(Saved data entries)
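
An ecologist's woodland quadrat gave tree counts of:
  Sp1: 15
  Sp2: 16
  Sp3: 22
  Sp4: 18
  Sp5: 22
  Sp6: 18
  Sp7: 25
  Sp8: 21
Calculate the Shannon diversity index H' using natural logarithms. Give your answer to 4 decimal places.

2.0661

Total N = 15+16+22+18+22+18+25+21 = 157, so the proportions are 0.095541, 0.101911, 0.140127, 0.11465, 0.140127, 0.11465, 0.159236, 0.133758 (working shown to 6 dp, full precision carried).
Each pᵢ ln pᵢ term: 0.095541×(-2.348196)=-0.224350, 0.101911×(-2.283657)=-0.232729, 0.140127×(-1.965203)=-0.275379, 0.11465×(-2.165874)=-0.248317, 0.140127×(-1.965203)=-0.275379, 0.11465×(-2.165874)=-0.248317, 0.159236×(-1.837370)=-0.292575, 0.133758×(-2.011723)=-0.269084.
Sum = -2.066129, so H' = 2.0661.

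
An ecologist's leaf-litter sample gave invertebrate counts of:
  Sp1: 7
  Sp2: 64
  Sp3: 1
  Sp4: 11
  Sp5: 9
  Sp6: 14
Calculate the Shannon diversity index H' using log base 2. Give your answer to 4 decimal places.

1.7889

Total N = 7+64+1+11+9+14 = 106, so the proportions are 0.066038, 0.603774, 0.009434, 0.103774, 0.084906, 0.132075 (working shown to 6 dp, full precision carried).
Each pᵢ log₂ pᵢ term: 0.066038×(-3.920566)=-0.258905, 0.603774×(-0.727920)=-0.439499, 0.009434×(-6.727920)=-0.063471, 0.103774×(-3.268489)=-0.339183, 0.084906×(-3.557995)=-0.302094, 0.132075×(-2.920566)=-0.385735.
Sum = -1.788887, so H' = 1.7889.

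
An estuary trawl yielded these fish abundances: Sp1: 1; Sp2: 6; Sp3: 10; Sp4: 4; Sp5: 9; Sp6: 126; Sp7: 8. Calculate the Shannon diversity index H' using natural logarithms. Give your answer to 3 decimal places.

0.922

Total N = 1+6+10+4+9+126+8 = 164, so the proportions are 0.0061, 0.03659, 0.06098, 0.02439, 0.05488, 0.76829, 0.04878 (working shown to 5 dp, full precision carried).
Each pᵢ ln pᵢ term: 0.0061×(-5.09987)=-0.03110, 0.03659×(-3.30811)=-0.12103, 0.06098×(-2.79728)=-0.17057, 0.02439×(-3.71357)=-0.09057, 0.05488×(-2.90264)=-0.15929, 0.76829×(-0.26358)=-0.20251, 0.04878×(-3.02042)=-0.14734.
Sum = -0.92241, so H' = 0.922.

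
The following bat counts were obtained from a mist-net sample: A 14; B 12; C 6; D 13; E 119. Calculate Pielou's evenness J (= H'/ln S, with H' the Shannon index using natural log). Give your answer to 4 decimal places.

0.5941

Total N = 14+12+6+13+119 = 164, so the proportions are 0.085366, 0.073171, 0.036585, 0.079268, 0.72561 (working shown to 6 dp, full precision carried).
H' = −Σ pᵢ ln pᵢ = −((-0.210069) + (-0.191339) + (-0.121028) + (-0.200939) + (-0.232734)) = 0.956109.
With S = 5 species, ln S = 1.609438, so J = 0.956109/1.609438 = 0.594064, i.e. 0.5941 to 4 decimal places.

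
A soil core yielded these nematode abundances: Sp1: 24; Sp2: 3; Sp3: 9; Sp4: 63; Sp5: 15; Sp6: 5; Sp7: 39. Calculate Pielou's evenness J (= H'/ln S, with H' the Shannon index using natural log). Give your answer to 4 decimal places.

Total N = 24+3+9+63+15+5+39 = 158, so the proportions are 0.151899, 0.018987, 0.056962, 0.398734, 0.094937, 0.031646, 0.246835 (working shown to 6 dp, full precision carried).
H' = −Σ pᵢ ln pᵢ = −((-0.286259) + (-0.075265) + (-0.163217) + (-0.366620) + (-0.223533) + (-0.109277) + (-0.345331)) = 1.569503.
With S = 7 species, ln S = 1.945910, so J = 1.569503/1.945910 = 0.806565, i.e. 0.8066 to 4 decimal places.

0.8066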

---

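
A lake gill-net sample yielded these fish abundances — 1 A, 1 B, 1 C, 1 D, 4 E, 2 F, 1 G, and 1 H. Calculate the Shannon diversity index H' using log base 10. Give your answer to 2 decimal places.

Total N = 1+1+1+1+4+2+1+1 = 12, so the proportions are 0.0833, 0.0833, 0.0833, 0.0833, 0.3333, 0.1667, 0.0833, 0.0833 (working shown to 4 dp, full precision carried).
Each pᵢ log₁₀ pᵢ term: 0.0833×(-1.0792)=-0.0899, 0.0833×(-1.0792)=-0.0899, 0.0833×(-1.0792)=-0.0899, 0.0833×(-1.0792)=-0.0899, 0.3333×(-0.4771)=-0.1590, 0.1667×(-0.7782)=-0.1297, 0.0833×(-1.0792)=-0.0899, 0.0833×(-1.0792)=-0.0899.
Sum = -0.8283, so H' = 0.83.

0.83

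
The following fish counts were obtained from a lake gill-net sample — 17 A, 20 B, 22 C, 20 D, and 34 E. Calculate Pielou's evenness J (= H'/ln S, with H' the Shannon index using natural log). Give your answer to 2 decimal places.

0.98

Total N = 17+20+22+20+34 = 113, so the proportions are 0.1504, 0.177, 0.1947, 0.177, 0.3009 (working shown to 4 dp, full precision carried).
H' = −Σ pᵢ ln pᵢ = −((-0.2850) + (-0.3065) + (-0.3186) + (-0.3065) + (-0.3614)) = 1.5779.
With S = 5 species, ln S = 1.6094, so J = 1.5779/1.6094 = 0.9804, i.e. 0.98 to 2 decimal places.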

---

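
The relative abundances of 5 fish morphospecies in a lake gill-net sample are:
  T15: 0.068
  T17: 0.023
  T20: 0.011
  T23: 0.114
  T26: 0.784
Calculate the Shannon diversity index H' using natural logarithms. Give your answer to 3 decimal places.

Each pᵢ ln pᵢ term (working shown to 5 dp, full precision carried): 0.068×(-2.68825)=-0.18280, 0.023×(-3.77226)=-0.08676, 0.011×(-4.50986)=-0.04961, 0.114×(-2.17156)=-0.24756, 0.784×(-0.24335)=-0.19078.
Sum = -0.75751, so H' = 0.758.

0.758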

# Task requirements:
Go through the data and show each line that holds "ecologist".

# Response to the exercise:
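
An ecologist's woodland quadrat gave tree counts of:
An ecologist's leaf-litter sample gave invertebrate counts of: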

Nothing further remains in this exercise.